Once you find the line with "2*x**2 + 3*x - 1." in the entries below, return exactly every line from it through the line with "The Poincaré inequality".

☆ ☆ ☆ ☆ ☆ ☆ ☆

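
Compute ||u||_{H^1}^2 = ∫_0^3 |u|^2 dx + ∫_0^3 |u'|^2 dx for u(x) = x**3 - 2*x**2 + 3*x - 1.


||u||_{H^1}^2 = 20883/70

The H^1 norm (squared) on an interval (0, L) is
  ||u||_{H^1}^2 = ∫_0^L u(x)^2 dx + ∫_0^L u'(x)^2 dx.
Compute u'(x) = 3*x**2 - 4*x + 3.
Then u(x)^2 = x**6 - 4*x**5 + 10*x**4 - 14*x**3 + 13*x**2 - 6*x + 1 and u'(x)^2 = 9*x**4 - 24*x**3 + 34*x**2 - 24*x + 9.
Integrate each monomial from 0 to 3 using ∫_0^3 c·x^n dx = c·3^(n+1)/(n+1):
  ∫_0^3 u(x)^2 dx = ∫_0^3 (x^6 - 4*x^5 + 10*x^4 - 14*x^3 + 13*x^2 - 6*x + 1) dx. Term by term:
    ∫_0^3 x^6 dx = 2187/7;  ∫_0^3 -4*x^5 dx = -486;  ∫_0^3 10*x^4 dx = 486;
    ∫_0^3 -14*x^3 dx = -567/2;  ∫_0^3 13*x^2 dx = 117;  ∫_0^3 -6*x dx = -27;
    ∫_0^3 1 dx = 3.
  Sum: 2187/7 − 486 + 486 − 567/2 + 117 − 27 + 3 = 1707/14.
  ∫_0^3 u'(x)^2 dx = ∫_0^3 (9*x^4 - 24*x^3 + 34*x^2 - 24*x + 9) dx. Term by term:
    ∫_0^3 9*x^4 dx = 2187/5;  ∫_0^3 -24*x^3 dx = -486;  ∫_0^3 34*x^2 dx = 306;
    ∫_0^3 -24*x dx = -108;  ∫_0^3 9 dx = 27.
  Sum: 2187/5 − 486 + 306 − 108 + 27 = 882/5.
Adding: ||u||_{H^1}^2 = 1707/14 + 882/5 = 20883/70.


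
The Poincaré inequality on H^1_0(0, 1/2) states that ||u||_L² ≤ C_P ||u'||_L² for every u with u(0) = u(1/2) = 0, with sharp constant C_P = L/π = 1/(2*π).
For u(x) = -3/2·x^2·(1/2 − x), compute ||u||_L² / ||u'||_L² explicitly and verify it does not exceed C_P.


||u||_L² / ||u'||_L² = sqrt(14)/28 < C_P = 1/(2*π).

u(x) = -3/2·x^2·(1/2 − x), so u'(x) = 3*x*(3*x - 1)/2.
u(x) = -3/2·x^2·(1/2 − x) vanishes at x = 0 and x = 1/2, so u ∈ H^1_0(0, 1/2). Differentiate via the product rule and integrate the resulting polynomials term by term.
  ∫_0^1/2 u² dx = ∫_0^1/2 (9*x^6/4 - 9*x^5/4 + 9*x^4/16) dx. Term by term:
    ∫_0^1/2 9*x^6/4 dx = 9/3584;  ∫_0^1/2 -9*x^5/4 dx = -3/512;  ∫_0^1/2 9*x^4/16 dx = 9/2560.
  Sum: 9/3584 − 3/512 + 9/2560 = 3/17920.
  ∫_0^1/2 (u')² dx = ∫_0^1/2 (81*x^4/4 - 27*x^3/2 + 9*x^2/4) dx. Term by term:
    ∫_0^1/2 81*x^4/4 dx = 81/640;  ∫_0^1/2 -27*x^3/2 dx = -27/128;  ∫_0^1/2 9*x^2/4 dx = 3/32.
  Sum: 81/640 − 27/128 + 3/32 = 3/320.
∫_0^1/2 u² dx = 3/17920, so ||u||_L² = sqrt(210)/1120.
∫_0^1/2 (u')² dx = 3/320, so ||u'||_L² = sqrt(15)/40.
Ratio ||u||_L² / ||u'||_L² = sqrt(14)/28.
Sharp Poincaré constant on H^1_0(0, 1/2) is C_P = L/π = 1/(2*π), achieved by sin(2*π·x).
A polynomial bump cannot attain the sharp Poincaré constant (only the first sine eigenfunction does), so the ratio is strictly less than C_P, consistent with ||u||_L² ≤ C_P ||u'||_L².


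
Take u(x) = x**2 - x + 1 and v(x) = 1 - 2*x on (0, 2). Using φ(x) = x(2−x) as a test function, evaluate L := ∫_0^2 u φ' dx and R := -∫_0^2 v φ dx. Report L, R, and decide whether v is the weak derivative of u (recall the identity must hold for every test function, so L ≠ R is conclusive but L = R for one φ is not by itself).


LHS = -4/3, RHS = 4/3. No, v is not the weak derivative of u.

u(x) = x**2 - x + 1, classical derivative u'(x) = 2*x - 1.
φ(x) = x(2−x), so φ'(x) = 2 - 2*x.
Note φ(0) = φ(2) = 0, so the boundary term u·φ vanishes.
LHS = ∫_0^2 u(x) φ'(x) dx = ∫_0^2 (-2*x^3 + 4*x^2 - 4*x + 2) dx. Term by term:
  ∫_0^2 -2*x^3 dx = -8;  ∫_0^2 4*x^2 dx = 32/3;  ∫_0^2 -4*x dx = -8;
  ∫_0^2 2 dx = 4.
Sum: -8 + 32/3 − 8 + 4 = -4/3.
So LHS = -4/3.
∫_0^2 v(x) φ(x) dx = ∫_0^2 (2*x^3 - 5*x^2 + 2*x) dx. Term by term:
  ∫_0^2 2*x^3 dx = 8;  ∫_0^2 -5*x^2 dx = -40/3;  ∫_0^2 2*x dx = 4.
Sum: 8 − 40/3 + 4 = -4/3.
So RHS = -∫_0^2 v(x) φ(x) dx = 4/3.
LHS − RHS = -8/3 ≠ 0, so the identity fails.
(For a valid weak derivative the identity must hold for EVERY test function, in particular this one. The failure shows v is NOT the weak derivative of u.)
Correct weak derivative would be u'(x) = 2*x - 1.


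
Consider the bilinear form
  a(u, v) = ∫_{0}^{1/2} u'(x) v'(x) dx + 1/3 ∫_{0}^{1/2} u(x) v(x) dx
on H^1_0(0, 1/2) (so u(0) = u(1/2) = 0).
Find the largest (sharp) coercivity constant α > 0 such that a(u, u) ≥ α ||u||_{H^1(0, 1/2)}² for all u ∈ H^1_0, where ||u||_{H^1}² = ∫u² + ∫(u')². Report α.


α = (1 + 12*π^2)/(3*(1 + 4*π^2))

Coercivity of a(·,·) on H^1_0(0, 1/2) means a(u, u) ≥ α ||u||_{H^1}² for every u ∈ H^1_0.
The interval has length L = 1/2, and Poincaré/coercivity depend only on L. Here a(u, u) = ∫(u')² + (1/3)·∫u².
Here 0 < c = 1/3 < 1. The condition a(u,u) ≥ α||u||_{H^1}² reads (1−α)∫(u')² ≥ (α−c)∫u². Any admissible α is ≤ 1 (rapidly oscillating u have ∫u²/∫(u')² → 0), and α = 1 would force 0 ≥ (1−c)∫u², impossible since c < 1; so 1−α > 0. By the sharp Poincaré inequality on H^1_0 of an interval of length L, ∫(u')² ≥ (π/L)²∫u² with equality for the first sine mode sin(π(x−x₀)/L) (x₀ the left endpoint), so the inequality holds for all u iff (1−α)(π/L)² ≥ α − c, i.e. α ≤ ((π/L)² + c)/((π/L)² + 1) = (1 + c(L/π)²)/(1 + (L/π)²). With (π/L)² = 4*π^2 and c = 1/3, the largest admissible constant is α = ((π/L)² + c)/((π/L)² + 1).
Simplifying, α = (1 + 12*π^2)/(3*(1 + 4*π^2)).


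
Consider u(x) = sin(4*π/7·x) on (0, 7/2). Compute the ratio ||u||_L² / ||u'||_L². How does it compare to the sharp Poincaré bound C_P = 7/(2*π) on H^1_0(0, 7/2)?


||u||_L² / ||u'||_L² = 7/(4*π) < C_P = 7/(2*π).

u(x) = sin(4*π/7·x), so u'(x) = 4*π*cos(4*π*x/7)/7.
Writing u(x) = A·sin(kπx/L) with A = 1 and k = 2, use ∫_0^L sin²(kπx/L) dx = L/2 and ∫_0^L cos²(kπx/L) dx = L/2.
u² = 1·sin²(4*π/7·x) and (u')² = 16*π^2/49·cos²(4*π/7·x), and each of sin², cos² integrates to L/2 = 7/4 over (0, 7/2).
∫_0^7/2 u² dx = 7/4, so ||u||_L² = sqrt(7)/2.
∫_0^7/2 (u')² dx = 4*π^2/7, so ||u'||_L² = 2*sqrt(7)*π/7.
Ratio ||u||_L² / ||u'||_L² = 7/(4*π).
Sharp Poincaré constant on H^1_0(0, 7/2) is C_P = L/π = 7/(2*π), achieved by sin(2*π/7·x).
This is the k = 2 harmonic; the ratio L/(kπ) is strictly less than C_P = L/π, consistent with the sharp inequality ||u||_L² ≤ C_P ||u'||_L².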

☆ ☆ ☆ ☆ ☆ ☆ ☆

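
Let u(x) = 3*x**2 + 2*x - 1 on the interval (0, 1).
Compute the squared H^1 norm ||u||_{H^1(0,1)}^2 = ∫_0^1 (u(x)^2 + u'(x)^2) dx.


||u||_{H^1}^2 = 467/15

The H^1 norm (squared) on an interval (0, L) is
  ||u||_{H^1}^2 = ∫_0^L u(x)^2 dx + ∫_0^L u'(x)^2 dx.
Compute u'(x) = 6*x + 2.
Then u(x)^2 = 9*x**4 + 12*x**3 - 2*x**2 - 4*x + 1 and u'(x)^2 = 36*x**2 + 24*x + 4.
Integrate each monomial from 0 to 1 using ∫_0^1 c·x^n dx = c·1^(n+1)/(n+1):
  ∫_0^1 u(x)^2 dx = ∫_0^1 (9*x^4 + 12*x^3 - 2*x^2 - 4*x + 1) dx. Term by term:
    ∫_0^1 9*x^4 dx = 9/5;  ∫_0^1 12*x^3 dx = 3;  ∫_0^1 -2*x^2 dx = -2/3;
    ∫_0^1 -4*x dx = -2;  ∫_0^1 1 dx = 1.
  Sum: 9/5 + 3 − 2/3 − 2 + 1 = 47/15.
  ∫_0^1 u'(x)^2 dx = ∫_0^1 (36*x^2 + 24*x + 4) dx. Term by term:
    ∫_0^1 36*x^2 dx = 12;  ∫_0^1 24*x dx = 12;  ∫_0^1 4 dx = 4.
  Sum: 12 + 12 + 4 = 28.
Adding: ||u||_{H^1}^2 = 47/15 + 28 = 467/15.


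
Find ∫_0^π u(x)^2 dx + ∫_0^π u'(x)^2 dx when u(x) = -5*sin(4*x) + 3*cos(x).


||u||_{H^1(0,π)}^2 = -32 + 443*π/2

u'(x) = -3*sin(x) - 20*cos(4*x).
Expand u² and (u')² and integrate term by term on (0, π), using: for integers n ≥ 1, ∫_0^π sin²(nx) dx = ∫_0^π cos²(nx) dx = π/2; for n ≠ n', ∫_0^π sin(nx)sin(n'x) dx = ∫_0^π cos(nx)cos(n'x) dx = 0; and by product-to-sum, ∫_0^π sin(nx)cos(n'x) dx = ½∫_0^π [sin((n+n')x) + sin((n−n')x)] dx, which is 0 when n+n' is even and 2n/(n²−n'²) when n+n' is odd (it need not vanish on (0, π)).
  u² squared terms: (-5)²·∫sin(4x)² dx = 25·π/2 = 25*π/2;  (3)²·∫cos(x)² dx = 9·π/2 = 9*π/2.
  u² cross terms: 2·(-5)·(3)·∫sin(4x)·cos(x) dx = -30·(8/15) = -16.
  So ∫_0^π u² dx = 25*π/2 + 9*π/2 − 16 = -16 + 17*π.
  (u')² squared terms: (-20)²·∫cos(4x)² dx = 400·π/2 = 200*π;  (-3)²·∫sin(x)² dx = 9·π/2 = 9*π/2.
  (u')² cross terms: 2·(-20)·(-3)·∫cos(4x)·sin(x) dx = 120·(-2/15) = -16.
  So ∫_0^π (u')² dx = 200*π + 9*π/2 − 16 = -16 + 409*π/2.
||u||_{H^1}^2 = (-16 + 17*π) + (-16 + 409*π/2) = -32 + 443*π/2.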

☆ ☆ ☆ ☆ ☆ ☆ ☆

_EXERCISE OUTPUT_
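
Compute ||u||_{H^1}^2 = ∫_0^3 |u|^2 dx + ∫_0^3 |u'|^2 dx for u(x) = x**3 - 2*x**2 + 3*x - 1.


||u||_{H^1}^2 = 20883/70

The H^1 norm (squared) on an interval (0, L) is
  ||u||_{H^1}^2 = ∫_0^L u(x)^2 dx + ∫_0^L u'(x)^2 dx.
Compute u'(x) = 3*x**2 - 4*x + 3.
Then u(x)^2 = x**6 - 4*x**5 + 10*x**4 - 14*x**3 + 13*x**2 - 6*x + 1 and u'(x)^2 = 9*x**4 - 24*x**3 + 34*x**2 - 24*x + 9.
Integrate each monomial from 0 to 3 using ∫_0^3 c·x^n dx = c·3^(n+1)/(n+1):
  ∫_0^3 u(x)^2 dx = ∫_0^3 (x^6 - 4*x^5 + 10*x^4 - 14*x^3 + 13*x^2 - 6*x + 1) dx. Term by term:
    ∫_0^3 x^6 dx = 2187/7;  ∫_0^3 -4*x^5 dx = -486;  ∫_0^3 10*x^4 dx = 486;
    ∫_0^3 -14*x^3 dx = -567/2;  ∫_0^3 13*x^2 dx = 117;  ∫_0^3 -6*x dx = -27;
    ∫_0^3 1 dx = 3.
  Sum: 2187/7 − 486 + 486 − 567/2 + 117 − 27 + 3 = 1707/14.
  ∫_0^3 u'(x)^2 dx = ∫_0^3 (9*x^4 - 24*x^3 + 34*x^2 - 24*x + 9) dx. Term by term:
    ∫_0^3 9*x^4 dx = 2187/5;  ∫_0^3 -24*x^3 dx = -486;  ∫_0^3 34*x^2 dx = 306;
    ∫_0^3 -24*x dx = -108;  ∫_0^3 9 dx = 27.
  Sum: 2187/5 − 486 + 306 − 108 + 27 = 882/5.
Adding: ||u||_{H^1}^2 = 1707/14 + 882/5 = 20883/70.


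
The Poincaré inequality on H^1_0(0, 1/2) states that ||u||_L² ≤ C_P ||u'||_L² for every u with u(0) = u(1/2) = 0, with sharp constant C_P = L/π = 1/(2*π).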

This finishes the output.